• _Exercise description_:
Every entry below is to be copied exactly as written.

• _Data in this exercise_:

■ ■ ■ ■ ■ ■ ■

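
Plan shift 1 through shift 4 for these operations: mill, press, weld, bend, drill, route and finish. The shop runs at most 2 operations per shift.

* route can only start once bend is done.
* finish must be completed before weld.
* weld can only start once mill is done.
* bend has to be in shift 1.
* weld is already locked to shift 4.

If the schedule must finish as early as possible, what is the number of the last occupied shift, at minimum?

The precedence chain requires at least 2 distinct shifts.
With at most 2 per shift and 7 operations, at least 4 shifts are needed.
weld can't be placed before shift 4, so the schedule must run through at least shift 4.
4 works (last occupied shift: shift 4): for example press -> shift 3, drill -> shift 3, bend -> shift 1, weld -> shift 4, finish -> shift 2, mill -> shift 1, route -> shift 2.

shift 4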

■ ■ ■ ■ ■ ■ ■

• _Solved problem_:
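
Plan shift 1 through shift 4 for these operations: mill, press, weld, bend, drill, route and finish. The shop runs at most 2 operations per shift.

* route can only start once bend is done.
* finish must be completed before weld.
* weld can only start once mill is done.
* bend has to be in shift 1.
* weld is already locked to shift 4.

If the schedule must finish as early as possible, what is the number of the last occupied shift, at minimum?

The precedence chain requires at least 2 distinct shifts.
With at most 2 per shift and 7 operations, at least 4 shifts are needed.
weld can't be placed before shift 4, so the schedule must run through at least shift 4.
4 works (last occupied shift: shift 4): for example press -> shift 3, drill -> shift 3, bend -> shift 1, weld -> shift 4, finish -> shift 2, mill -> shift 1, route -> shift 2.

shift 4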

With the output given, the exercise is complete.